**EXERCISE AIM**
The word "follows" occurs in some lines of the listing. Copy those lines.

**THE RECORDS**
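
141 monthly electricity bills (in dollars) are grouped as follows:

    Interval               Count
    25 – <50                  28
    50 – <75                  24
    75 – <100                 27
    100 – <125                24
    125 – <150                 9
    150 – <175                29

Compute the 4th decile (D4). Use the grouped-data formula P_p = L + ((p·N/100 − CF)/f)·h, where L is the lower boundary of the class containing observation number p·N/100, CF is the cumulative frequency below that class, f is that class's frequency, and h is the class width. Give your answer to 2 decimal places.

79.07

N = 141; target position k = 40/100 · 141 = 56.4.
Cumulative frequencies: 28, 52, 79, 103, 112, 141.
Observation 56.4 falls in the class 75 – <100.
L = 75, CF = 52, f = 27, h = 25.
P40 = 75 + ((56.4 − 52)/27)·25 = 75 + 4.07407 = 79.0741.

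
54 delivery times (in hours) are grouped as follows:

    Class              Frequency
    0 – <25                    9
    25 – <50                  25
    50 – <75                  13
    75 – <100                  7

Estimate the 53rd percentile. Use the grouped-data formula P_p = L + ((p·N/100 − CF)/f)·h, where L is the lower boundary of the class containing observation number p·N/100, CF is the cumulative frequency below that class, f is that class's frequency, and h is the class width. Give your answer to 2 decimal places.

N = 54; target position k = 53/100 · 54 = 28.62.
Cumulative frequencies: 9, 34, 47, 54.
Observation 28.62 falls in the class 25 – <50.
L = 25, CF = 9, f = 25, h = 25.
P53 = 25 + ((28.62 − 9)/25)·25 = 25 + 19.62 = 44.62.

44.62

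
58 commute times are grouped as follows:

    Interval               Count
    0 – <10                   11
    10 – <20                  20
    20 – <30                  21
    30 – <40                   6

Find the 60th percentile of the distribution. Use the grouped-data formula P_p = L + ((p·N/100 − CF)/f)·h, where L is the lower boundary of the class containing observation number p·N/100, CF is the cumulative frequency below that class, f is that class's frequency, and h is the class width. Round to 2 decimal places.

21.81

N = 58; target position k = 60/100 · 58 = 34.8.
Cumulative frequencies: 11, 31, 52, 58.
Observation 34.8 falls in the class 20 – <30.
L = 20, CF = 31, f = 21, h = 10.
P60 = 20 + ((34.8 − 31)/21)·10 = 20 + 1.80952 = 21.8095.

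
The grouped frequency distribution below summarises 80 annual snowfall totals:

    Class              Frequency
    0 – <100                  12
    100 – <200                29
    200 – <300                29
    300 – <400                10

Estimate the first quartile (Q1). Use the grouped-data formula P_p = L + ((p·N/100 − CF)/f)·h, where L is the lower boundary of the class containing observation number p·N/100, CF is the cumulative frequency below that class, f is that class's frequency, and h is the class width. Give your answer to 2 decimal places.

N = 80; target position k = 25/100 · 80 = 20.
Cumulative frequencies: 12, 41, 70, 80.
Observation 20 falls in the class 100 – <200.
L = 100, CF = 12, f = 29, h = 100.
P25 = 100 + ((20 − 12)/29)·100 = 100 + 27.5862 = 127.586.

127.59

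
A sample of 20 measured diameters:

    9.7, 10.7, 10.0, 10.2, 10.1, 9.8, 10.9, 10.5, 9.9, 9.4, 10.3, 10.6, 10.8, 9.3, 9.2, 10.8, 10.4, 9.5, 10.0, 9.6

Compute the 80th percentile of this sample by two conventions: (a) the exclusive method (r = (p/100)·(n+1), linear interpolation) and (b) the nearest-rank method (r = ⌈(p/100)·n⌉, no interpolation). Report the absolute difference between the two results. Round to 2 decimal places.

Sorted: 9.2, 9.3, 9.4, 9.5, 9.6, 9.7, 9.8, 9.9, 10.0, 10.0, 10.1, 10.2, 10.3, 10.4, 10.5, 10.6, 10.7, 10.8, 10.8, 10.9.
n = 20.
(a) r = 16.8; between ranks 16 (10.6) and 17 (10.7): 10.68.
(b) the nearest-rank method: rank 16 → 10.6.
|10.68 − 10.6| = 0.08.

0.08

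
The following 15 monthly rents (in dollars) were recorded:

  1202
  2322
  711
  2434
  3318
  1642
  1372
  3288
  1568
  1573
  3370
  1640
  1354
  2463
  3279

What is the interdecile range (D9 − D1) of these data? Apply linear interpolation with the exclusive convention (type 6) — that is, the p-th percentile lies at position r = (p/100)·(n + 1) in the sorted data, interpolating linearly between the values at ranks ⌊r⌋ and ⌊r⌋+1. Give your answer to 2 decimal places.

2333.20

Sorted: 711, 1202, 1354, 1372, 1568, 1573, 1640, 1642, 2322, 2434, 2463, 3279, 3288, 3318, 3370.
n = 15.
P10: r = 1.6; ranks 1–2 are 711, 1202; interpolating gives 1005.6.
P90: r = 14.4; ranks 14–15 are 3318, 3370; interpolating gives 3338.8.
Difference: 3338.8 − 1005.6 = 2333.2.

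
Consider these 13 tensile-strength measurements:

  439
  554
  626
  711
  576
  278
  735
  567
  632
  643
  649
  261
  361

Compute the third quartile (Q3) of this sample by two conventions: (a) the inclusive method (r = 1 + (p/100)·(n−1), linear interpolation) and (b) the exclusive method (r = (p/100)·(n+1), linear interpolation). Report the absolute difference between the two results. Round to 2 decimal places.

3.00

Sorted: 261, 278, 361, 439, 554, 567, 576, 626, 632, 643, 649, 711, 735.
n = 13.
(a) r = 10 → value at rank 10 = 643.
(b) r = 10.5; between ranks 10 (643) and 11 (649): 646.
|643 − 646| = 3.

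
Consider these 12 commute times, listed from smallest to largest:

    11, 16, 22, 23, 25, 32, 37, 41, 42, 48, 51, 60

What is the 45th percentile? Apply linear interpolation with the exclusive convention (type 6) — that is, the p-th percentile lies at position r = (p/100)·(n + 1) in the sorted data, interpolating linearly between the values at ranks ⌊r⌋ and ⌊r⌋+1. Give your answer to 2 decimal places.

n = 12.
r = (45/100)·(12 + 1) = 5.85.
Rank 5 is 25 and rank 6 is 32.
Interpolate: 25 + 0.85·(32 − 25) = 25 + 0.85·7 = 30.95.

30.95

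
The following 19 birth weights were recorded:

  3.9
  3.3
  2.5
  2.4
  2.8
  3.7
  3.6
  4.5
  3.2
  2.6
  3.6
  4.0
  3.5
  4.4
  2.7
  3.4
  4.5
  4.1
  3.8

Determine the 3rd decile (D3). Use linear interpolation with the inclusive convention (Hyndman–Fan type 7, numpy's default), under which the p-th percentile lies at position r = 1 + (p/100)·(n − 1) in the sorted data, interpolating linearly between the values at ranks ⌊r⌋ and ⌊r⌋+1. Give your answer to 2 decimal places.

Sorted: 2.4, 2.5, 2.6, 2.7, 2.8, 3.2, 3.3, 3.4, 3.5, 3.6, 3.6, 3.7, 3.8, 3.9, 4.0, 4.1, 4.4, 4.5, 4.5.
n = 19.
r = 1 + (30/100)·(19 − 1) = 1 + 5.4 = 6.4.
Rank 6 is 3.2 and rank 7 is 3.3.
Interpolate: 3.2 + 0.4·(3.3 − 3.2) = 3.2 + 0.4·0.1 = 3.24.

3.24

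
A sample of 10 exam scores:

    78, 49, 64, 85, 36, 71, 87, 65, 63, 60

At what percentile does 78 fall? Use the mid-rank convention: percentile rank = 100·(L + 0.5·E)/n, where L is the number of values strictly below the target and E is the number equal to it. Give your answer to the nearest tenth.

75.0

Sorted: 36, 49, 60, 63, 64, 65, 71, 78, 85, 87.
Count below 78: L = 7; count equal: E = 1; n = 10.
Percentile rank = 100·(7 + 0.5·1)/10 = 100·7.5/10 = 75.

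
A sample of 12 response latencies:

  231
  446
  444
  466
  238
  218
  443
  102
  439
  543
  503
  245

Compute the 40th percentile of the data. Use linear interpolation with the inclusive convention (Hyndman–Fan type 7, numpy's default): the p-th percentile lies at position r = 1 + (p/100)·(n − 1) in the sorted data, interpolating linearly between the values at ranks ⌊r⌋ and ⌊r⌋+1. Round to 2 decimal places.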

**OUTPUT FOR THIS EXERCISE**
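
141 monthly electricity bills (in dollars) are grouped as follows:
54 delivery times (in hours) are grouped as follows:
58 commute times are grouped as follows: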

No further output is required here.